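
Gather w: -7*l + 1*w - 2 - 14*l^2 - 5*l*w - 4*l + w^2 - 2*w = -14*l^2 - 11*l + w^2 + w*(-5*l - 1) - 2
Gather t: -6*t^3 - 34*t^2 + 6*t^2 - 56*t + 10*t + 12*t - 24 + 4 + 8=-6*t^3 - 28*t^2 - 34*t - 12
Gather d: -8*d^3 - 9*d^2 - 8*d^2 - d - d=-8*d^3 - 17*d^2 - 2*d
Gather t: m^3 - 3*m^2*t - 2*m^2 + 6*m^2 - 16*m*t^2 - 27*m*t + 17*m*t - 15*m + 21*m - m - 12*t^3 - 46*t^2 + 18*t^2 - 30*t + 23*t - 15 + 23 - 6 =m^3 + 4*m^2 + 5*m - 12*t^3 + t^2*(-16*m - 28) + t*(-3*m^2 - 10*m - 7) + 2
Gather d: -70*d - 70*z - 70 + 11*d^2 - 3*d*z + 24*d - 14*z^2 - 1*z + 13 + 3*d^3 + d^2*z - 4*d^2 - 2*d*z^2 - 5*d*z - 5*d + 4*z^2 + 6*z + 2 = 3*d^3 + d^2*(z + 7) + d*(-2*z^2 - 8*z - 51) - 10*z^2 - 65*z - 55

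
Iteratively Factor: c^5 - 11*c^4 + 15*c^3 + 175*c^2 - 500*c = (c - 5)*(c^4 - 6*c^3 - 15*c^2 + 100*c) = c*(c - 5)*(c^3 - 6*c^2 - 15*c + 100) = c*(c - 5)^2*(c^2 - c - 20) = c*(c - 5)^2*(c + 4)*(c - 5)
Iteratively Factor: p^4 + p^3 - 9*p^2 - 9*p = (p)*(p^3 + p^2 - 9*p - 9) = p*(p + 1)*(p^2 - 9) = p*(p + 1)*(p + 3)*(p - 3)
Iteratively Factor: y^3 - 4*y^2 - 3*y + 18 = (y - 3)*(y^2 - y - 6) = (y - 3)*(y + 2)*(y - 3)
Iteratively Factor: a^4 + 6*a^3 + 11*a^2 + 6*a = (a + 2)*(a^3 + 4*a^2 + 3*a) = a*(a + 2)*(a^2 + 4*a + 3) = a*(a + 2)*(a + 3)*(a + 1)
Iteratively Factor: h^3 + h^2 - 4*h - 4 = (h + 2)*(h^2 - h - 2) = (h + 1)*(h + 2)*(h - 2)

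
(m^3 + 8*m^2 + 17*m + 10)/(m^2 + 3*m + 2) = m + 5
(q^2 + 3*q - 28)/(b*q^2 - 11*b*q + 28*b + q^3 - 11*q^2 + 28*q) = (q + 7)/(b*q - 7*b + q^2 - 7*q)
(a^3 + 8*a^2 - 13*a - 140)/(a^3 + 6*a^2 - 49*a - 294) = (a^2 + a - 20)/(a^2 - a - 42)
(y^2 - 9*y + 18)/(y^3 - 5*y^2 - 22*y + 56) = (y^2 - 9*y + 18)/(y^3 - 5*y^2 - 22*y + 56)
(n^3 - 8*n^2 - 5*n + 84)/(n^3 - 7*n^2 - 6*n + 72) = (n - 7)/(n - 6)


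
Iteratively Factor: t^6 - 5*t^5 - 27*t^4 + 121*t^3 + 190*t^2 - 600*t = (t - 5)*(t^5 - 27*t^3 - 14*t^2 + 120*t) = (t - 5)*(t + 3)*(t^4 - 3*t^3 - 18*t^2 + 40*t) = (t - 5)*(t - 2)*(t + 3)*(t^3 - t^2 - 20*t) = (t - 5)^2*(t - 2)*(t + 3)*(t^2 + 4*t) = t*(t - 5)^2*(t - 2)*(t + 3)*(t + 4)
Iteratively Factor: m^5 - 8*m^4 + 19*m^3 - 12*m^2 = (m)*(m^4 - 8*m^3 + 19*m^2 - 12*m) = m*(m - 3)*(m^3 - 5*m^2 + 4*m) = m*(m - 4)*(m - 3)*(m^2 - m) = m^2*(m - 4)*(m - 3)*(m - 1)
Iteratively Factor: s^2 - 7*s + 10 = (s - 2)*(s - 5)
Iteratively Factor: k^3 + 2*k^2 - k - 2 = (k + 1)*(k^2 + k - 2) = (k - 1)*(k + 1)*(k + 2)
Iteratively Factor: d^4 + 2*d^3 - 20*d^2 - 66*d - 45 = (d - 5)*(d^3 + 7*d^2 + 15*d + 9) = (d - 5)*(d + 1)*(d^2 + 6*d + 9) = (d - 5)*(d + 1)*(d + 3)*(d + 3)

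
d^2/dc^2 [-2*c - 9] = 0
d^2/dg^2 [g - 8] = 0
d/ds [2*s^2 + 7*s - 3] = 4*s + 7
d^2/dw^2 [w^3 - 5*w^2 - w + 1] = 6*w - 10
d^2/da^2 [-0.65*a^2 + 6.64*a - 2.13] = -1.30000000000000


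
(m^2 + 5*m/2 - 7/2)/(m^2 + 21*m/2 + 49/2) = (m - 1)/(m + 7)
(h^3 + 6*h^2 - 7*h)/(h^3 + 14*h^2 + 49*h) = (h - 1)/(h + 7)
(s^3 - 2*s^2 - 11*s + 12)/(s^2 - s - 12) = s - 1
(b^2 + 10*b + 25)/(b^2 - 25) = (b + 5)/(b - 5)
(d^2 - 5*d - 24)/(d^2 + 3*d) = (d - 8)/d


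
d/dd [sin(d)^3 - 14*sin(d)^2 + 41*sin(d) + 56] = (3*sin(d)^2 - 28*sin(d) + 41)*cos(d)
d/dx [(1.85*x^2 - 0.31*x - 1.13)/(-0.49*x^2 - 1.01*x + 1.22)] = (-2.0204*x^2 + 3.4066*x - 1.5195)/(0.2401*x^4 + 0.9898*x^3 - 0.1755*x^2 - 2.4644*x + 1.4884)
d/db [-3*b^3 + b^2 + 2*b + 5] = -9*b^2 + 2*b + 2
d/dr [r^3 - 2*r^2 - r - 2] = 3*r^2 - 4*r - 1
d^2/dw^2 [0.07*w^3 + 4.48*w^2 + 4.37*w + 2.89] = 0.42*w + 8.96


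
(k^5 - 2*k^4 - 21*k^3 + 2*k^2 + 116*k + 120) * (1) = k^5 - 2*k^4 - 21*k^3 + 2*k^2 + 116*k + 120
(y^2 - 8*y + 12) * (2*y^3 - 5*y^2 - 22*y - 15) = 2*y^5 - 21*y^4 + 42*y^3 + 101*y^2 - 144*y - 180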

----

> [Try it] Would you reproduce every record above exactly as it appears?

> [Solved problem]
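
Gather w: -7*l + 1*w - 2 - 14*l^2 - 5*l*w - 4*l + w^2 - 2*w = -14*l^2 - 11*l + w^2 + w*(-5*l - 1) - 2
Gather t: -6*t^3 - 34*t^2 + 6*t^2 - 56*t + 10*t + 12*t - 24 + 4 + 8=-6*t^3 - 28*t^2 - 34*t - 12
Gather d: -8*d^3 - 9*d^2 - 8*d^2 - d - d=-8*d^3 - 17*d^2 - 2*d
Gather t: m^3 - 3*m^2*t - 2*m^2 + 6*m^2 - 16*m*t^2 - 27*m*t + 17*m*t - 15*m + 21*m - m - 12*t^3 - 46*t^2 + 18*t^2 - 30*t + 23*t - 15 + 23 - 6 =m^3 + 4*m^2 + 5*m - 12*t^3 + t^2*(-16*m - 28) + t*(-3*m^2 - 10*m - 7) + 2
Gather d: -70*d - 70*z - 70 + 11*d^2 - 3*d*z + 24*d - 14*z^2 - 1*z + 13 + 3*d^3 + d^2*z - 4*d^2 - 2*d*z^2 - 5*d*z - 5*d + 4*z^2 + 6*z + 2 = 3*d^3 + d^2*(z + 7) + d*(-2*z^2 - 8*z - 51) - 10*z^2 - 65*z - 55

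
Iteratively Factor: c^5 - 11*c^4 + 15*c^3 + 175*c^2 - 500*c = (c - 5)*(c^4 - 6*c^3 - 15*c^2 + 100*c) = c*(c - 5)*(c^3 - 6*c^2 - 15*c + 100) = c*(c - 5)^2*(c^2 - c - 20) = c*(c - 5)^2*(c + 4)*(c - 5)
Iteratively Factor: p^4 + p^3 - 9*p^2 - 9*p = (p)*(p^3 + p^2 - 9*p - 9) = p*(p + 1)*(p^2 - 9) = p*(p + 1)*(p + 3)*(p - 3)
Iteratively Factor: y^3 - 4*y^2 - 3*y + 18 = (y - 3)*(y^2 - y - 6) = (y - 3)*(y + 2)*(y - 3)
Iteratively Factor: a^4 + 6*a^3 + 11*a^2 + 6*a = (a + 2)*(a^3 + 4*a^2 + 3*a) = a*(a + 2)*(a^2 + 4*a + 3) = a*(a + 2)*(a + 3)*(a + 1)
Iteratively Factor: h^3 + h^2 - 4*h - 4 = (h + 2)*(h^2 - h - 2) = (h + 1)*(h + 2)*(h - 2)

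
(m^3 + 8*m^2 + 17*m + 10)/(m^2 + 3*m + 2) = m + 5
(q^2 + 3*q - 28)/(b*q^2 - 11*b*q + 28*b + q^3 - 11*q^2 + 28*q) = (q + 7)/(b*q - 7*b + q^2 - 7*q)
(a^3 + 8*a^2 - 13*a - 140)/(a^3 + 6*a^2 - 49*a - 294) = (a^2 + a - 20)/(a^2 - a - 42)
(y^2 - 9*y + 18)/(y^3 - 5*y^2 - 22*y + 56) = (y^2 - 9*y + 18)/(y^3 - 5*y^2 - 22*y + 56)
(n^3 - 8*n^2 - 5*n + 84)/(n^3 - 7*n^2 - 6*n + 72) = (n - 7)/(n - 6)


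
Iteratively Factor: t^6 - 5*t^5 - 27*t^4 + 121*t^3 + 190*t^2 - 600*t = (t - 5)*(t^5 - 27*t^3 - 14*t^2 + 120*t) = (t - 5)*(t + 3)*(t^4 - 3*t^3 - 18*t^2 + 40*t) = (t - 5)*(t - 2)*(t + 3)*(t^3 - t^2 - 20*t) = (t - 5)^2*(t - 2)*(t + 3)*(t^2 + 4*t) = t*(t - 5)^2*(t - 2)*(t + 3)*(t + 4)
Iteratively Factor: m^5 - 8*m^4 + 19*m^3 - 12*m^2 = (m)*(m^4 - 8*m^3 + 19*m^2 - 12*m) = m*(m - 3)*(m^3 - 5*m^2 + 4*m) = m*(m - 4)*(m - 3)*(m^2 - m) = m^2*(m - 4)*(m - 3)*(m - 1)
Iteratively Factor: s^2 - 7*s + 10 = (s - 2)*(s - 5)
Iteratively Factor: k^3 + 2*k^2 - k - 2 = (k + 1)*(k^2 + k - 2) = (k - 1)*(k + 1)*(k + 2)
Iteratively Factor: d^4 + 2*d^3 - 20*d^2 - 66*d - 45 = (d - 5)*(d^3 + 7*d^2 + 15*d + 9) = (d - 5)*(d + 1)*(d^2 + 6*d + 9) = (d - 5)*(d + 1)*(d + 3)*(d + 3)

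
d^2/dc^2 [-2*c - 9] = 0
d^2/dg^2 [g - 8] = 0
d/ds [2*s^2 + 7*s - 3] = 4*s + 7
d^2/dw^2 [w^3 - 5*w^2 - w + 1] = 6*w - 10
d^2/da^2 [-0.65*a^2 + 6.64*a - 2.13] = -1.30000000000000


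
(m^2 + 5*m/2 - 7/2)/(m^2 + 21*m/2 + 49/2) = (m - 1)/(m + 7)
(h^3 + 6*h^2 - 7*h)/(h^3 + 14*h^2 + 49*h) = (h - 1)/(h + 7)
(s^3 - 2*s^2 - 11*s + 12)/(s^2 - s - 12) = s - 1
(b^2 + 10*b + 25)/(b^2 - 25) = (b + 5)/(b - 5)
(d^2 - 5*d - 24)/(d^2 + 3*d) = (d - 8)/d


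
d/dd [sin(d)^3 - 14*sin(d)^2 + 41*sin(d) + 56] = (3*sin(d)^2 - 28*sin(d) + 41)*cos(d)
d/dx [(1.85*x^2 - 0.31*x - 1.13)/(-0.49*x^2 - 1.01*x + 1.22)] = (-2.0204*x^2 + 3.4066*x - 1.5195)/(0.2401*x^4 + 0.9898*x^3 - 0.1755*x^2 - 2.4644*x + 1.4884)
d/db [-3*b^3 + b^2 + 2*b + 5] = -9*b^2 + 2*b + 2
d/dr [r^3 - 2*r^2 - r - 2] = 3*r^2 - 4*r - 1
d^2/dw^2 [0.07*w^3 + 4.48*w^2 + 4.37*w + 2.89] = 0.42*w + 8.96


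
(k^5 - 2*k^4 - 21*k^3 + 2*k^2 + 116*k + 120) * (1) = k^5 - 2*k^4 - 21*k^3 + 2*k^2 + 116*k + 120
(y^2 - 8*y + 12) * (2*y^3 - 5*y^2 - 22*y - 15) = 2*y^5 - 21*y^4 + 42*y^3 + 101*y^2 - 144*y - 180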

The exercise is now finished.